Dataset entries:
--------

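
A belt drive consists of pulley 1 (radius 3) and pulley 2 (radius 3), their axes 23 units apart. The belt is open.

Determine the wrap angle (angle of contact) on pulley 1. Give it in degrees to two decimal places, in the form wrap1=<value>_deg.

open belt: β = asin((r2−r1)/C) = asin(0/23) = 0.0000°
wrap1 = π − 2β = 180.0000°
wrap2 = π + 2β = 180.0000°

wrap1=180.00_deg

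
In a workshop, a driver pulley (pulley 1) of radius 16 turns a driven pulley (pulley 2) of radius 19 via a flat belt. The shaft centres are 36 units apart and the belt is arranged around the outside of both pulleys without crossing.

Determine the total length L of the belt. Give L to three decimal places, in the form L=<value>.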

--------

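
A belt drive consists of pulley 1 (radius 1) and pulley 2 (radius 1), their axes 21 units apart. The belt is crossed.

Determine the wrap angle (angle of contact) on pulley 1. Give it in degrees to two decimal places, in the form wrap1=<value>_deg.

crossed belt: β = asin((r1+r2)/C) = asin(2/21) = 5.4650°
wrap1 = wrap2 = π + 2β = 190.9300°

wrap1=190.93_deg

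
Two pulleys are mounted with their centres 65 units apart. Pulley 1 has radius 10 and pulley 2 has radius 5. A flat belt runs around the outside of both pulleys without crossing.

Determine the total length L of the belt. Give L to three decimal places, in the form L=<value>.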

--------

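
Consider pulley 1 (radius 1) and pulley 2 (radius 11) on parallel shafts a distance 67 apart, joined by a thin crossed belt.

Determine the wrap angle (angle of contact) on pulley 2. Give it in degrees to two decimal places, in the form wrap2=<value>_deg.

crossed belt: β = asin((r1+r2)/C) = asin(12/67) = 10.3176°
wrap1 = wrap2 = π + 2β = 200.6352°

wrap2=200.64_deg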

--------

■ Directions for this task: Identify each line in the records above containing the word "without"; copy those lines.

■ Task response:
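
In a workshop, a driver pulley (pulley 1) of radius 16 turns a driven pulley (pulley 2) of radius 19 via a flat belt. The shaft centres are 36 units apart and the belt is arranged around the outside of both pulleys without crossing.
Two pulleys are mounted with their centres 65 units apart. Pulley 1 has radius 10 and pulley 2 has radius 5. A flat belt runs around the outside of both pulleys without crossing.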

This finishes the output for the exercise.